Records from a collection
* * *

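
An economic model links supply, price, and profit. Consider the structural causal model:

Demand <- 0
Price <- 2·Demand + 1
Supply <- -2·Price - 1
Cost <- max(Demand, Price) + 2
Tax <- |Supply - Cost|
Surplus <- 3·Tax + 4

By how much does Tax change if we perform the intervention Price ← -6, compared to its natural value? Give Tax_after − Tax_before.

do(Price=-6) replaces the equation Price <- 2·Demand + 1 with the constant Price = -6.
Supply = -2·Price - 1  [with Price=-6]  = 11
Cost = max(Demand, Price) + 2  [with Demand=0, Price=-6]  = 2
Tax = |Supply - Cost|  [with Supply=11, Cost=2]  = 9
Without intervention: Price = 2·Demand + 1  [with Demand=0]  = 1; Supply = -2·Price - 1  [with Price=1]  = -3; Cost = max(Demand, Price) + 2  [with Demand=0, Price=1]  = 3; Tax = |Supply - Cost|  [with Supply=-3, Cost=3]  = 6.
Change = 9 − 6 = 3.

3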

* * *

• [Required action] Write out again, exactly as they appear above, the lines from the one containing "Tax <- |Supply - Cost|" to the final line, and only those.

• [Solution to the problem]
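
Tax <- |Supply - Cost|
Surplus <- 3·Tax + 4

By how much does Tax change if we perform the intervention Price ← -6, compared to its natural value? Give Tax_after − Tax_before.

do(Price=-6) replaces the equation Price <- 2·Demand + 1 with the constant Price = -6.
Supply = -2·Price - 1  [with Price=-6]  = 11
Cost = max(Demand, Price) + 2  [with Demand=0, Price=-6]  = 2
Tax = |Supply - Cost|  [with Supply=11, Cost=2]  = 9
Without intervention: Price = 2·Demand + 1  [with Demand=0]  = 1; Supply = -2·Price - 1  [with Price=1]  = -3; Cost = max(Demand, Price) + 2  [with Demand=0, Price=1]  = 3; Tax = |Supply - Cost|  [with Supply=-3, Cost=3]  = 6.
Change = 9 − 6 = 3.

3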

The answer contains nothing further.